__What is required__.
Word for word, return every record.
---------- Data for this task
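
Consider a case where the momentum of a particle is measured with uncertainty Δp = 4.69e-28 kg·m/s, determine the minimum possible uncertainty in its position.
112.428 nm

Using the Heisenberg uncertainty principle:
ΔxΔp ≥ ℏ/2

The minimum uncertainty in position is:
Δx_min = ℏ/(2Δp)
Δx_min = (1.055e-34 J·s) / (2 × 4.690e-28 kg·m/s)
Δx_min = 1.124e-07 m = 112.428 nm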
--------------------
__Answer to the exercise__.
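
Consider a case where the momentum of a particle is measured with uncertainty Δp = 4.69e-28 kg·m/s, determine the minimum possible uncertainty in its position.
112.428 nm

Using the Heisenberg uncertainty principle:
ΔxΔp ≥ ℏ/2

The minimum uncertainty in position is:
Δx_min = ℏ/(2Δp)
Δx_min = (1.055e-34 J·s) / (2 × 4.690e-28 kg·m/s)
Δx_min = 1.124e-07 m = 112.428 nm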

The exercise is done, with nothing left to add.